╔══

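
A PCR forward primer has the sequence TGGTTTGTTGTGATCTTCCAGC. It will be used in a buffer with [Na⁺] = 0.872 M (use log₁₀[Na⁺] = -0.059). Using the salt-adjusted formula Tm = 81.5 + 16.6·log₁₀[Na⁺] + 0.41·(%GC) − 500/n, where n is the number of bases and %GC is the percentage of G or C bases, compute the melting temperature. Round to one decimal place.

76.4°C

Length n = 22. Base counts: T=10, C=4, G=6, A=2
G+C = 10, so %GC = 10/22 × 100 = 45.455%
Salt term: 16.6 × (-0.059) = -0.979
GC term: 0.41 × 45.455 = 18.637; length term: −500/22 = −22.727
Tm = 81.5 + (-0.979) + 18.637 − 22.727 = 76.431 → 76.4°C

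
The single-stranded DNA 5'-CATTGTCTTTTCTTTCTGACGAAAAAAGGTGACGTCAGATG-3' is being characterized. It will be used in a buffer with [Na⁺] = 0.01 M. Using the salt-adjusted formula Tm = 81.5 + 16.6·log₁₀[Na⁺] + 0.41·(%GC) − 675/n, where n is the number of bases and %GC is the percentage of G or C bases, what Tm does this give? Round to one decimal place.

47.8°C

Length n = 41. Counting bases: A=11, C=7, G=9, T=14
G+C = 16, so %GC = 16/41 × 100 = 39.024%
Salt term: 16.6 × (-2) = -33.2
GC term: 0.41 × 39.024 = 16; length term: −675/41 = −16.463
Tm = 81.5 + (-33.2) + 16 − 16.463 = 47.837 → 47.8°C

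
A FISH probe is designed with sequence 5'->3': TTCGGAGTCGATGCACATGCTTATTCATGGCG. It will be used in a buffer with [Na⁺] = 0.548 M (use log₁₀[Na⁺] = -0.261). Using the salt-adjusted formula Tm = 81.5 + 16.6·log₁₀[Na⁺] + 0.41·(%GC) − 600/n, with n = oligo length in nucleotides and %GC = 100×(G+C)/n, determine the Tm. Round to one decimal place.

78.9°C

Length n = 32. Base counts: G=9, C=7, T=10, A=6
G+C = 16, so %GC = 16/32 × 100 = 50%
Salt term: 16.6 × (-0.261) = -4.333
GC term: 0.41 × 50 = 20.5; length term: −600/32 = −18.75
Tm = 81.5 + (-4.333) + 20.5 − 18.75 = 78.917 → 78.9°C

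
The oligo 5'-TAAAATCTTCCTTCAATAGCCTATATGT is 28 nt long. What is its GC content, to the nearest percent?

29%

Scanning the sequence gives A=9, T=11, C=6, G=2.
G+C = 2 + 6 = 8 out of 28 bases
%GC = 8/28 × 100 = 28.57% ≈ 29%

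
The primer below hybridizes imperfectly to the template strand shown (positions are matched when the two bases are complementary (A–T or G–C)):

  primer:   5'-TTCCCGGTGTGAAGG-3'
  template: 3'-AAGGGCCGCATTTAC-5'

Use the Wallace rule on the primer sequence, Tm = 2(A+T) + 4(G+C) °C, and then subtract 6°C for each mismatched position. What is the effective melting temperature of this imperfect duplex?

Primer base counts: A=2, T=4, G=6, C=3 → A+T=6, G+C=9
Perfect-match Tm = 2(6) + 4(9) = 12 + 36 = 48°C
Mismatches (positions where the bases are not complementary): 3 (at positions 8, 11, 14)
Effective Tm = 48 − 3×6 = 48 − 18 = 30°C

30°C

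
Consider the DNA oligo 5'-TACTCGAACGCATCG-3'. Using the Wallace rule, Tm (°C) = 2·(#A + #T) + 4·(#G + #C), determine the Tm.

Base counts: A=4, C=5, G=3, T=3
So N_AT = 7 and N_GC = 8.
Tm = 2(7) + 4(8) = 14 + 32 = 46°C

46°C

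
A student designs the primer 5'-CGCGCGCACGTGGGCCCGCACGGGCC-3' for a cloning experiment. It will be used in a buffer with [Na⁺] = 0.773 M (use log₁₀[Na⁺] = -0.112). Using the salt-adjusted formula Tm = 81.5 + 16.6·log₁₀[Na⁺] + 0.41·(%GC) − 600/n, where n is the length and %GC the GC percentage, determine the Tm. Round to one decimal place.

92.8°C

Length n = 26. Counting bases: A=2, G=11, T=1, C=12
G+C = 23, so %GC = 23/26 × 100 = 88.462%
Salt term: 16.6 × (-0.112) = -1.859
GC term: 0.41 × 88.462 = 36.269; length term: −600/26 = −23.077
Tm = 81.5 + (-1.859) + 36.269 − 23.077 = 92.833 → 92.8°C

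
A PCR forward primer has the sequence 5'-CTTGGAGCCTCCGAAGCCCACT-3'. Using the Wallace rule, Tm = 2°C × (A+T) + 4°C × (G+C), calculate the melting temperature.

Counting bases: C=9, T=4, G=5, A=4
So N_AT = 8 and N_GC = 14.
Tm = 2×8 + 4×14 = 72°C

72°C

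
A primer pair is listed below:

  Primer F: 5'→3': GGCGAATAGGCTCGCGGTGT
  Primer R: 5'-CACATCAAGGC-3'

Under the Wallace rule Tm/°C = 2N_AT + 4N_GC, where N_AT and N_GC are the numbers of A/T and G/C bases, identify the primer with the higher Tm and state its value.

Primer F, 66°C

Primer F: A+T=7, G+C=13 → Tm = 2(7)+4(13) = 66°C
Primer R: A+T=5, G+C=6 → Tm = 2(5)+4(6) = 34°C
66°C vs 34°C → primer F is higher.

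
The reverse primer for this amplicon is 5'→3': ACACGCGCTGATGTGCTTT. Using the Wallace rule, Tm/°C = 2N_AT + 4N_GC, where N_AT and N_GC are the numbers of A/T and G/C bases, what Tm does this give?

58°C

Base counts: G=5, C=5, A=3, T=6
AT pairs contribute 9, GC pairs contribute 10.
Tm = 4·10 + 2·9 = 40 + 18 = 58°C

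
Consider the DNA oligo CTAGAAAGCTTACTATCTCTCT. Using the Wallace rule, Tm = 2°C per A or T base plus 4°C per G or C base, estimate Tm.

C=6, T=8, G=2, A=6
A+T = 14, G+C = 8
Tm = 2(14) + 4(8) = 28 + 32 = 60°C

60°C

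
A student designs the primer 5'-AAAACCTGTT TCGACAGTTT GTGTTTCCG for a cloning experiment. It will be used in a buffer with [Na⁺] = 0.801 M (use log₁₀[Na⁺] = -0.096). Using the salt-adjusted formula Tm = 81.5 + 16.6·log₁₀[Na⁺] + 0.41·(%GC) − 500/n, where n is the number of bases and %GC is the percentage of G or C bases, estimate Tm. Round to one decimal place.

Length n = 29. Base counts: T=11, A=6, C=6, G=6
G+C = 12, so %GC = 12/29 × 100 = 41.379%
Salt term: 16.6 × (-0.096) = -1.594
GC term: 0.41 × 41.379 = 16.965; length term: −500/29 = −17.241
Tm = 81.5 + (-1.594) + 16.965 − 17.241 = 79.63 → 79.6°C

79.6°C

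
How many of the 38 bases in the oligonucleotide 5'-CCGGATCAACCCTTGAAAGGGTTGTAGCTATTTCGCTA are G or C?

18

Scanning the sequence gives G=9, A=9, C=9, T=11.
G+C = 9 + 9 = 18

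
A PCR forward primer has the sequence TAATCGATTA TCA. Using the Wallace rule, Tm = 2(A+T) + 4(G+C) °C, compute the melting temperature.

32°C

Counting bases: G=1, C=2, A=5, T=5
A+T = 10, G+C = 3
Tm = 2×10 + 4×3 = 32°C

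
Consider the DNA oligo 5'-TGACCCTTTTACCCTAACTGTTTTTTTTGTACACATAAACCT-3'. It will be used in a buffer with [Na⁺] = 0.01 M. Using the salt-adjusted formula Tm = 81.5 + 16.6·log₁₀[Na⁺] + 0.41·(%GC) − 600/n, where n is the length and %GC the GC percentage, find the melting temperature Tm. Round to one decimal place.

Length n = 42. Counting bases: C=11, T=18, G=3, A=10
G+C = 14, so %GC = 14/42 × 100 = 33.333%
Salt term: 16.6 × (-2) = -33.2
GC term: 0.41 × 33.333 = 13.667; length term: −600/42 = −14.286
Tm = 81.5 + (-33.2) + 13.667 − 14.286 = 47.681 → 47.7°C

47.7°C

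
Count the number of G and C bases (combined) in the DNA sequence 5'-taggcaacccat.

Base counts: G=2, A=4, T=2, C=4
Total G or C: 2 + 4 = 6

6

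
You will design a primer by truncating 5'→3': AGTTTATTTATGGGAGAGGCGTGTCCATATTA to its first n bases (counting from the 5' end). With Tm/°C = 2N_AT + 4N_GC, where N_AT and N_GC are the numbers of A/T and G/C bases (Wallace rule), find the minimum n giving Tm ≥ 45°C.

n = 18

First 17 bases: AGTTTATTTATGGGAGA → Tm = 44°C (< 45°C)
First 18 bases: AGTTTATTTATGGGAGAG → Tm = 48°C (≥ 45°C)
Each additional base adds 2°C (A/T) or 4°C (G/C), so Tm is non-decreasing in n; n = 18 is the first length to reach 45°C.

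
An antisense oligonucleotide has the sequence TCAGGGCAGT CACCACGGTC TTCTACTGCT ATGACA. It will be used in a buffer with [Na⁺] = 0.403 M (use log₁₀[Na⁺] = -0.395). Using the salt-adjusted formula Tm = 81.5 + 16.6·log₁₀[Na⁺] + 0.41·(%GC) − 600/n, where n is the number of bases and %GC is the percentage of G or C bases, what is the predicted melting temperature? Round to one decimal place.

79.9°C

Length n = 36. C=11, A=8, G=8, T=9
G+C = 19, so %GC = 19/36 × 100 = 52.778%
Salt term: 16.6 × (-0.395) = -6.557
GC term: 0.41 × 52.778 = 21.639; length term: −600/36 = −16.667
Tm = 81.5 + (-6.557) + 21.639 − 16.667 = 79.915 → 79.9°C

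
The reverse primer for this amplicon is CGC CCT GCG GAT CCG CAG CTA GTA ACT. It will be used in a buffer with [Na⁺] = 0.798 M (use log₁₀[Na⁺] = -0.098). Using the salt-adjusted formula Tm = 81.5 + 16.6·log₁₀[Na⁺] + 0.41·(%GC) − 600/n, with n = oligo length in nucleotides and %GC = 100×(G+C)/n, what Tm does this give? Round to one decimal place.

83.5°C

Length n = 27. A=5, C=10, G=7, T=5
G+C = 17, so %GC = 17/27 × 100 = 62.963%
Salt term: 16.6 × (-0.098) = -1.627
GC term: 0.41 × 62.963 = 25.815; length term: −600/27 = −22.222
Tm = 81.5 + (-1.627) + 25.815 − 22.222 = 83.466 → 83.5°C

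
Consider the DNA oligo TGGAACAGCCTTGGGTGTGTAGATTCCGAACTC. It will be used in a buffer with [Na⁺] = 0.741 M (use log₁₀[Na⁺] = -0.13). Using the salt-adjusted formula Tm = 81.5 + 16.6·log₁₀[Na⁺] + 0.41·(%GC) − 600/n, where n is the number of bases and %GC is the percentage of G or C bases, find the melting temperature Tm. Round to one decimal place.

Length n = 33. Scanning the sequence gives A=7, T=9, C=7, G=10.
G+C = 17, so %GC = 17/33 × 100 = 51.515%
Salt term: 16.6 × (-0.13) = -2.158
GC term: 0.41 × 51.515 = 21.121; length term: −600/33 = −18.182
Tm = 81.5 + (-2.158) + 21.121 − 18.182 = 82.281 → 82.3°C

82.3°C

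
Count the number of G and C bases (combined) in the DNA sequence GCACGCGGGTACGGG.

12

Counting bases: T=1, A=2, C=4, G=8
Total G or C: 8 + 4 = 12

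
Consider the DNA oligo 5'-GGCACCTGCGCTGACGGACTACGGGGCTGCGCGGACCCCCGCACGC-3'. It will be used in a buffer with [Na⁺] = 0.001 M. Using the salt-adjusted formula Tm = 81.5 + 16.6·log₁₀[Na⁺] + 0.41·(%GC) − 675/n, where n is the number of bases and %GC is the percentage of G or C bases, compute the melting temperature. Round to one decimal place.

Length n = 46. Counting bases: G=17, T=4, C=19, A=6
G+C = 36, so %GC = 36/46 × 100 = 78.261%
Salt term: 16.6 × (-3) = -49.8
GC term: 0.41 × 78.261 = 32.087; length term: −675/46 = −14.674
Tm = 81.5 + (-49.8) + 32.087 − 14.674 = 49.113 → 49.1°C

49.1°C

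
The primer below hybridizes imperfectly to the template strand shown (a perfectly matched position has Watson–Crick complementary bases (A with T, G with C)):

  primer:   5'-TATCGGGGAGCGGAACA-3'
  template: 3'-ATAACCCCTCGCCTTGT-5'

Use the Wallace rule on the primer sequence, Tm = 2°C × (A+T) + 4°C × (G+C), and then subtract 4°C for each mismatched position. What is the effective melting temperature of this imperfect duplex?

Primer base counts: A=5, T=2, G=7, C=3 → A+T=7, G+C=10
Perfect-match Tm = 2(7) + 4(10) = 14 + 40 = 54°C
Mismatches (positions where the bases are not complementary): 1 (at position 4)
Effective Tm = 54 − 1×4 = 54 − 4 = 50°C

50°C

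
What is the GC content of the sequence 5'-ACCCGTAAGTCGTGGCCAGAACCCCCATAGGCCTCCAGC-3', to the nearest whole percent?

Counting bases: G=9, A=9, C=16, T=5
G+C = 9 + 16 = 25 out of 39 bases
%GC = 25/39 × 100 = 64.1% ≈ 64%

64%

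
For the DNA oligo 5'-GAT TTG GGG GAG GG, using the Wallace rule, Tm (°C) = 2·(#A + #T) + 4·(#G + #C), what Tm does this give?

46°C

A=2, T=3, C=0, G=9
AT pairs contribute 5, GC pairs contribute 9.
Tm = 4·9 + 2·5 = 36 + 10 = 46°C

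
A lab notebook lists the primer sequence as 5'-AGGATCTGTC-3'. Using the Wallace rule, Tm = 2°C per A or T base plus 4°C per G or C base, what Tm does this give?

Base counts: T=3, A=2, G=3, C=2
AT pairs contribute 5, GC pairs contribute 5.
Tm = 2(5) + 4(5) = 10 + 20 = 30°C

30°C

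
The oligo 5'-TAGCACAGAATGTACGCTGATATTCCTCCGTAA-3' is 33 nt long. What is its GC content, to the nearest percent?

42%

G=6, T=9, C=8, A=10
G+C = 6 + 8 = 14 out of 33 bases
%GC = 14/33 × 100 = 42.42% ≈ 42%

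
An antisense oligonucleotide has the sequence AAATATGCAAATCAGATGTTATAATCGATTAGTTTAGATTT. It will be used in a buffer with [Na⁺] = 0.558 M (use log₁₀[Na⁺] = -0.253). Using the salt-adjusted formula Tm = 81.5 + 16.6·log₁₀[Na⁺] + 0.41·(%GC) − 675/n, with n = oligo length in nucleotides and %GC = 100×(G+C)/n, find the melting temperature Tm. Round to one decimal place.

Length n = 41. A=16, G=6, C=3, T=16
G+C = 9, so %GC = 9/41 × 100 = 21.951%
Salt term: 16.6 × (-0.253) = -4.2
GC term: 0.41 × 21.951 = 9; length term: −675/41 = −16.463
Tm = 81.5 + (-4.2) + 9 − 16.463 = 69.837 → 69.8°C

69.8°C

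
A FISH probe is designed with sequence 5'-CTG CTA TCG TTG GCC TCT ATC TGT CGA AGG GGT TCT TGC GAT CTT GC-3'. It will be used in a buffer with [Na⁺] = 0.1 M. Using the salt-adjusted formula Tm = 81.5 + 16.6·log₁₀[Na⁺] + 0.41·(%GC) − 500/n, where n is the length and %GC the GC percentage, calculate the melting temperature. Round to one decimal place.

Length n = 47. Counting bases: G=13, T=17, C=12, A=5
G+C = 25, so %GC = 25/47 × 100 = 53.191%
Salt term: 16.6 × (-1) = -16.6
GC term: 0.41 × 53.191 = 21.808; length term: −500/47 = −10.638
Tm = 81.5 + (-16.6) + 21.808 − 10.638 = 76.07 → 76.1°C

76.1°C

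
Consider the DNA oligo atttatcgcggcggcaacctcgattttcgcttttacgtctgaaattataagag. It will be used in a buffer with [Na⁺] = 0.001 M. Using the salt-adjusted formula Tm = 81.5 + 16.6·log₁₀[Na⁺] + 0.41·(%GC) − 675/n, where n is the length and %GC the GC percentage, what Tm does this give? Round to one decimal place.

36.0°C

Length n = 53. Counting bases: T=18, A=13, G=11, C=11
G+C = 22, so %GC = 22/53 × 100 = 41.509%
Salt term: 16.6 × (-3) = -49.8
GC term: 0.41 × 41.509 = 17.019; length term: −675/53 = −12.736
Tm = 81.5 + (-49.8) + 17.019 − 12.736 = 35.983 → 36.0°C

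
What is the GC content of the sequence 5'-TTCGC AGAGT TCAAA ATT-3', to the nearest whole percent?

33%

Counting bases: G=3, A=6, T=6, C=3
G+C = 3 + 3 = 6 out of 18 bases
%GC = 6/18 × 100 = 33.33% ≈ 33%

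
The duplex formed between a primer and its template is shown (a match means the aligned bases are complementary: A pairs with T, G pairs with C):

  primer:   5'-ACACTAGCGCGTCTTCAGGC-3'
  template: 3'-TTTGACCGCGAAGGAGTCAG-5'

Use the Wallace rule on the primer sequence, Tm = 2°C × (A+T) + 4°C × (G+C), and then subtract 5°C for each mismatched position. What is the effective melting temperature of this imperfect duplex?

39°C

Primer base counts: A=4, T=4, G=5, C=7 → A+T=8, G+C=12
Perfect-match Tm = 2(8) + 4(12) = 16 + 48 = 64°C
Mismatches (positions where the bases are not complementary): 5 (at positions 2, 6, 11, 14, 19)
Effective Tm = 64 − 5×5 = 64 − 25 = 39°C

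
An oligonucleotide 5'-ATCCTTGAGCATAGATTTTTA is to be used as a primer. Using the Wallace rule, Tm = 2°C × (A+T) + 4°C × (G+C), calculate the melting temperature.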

╚══

Task prompt
Spot the lines above that mention "hybridizes" and copy them.

Answer space
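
The primer below hybridizes imperfectly to the template strand shown (positions are matched when the two bases are complementary (A–T or G–C)):
The primer below hybridizes imperfectly to the template strand shown (a perfectly matched position has Watson–Crick complementary bases (A with T, G with C)):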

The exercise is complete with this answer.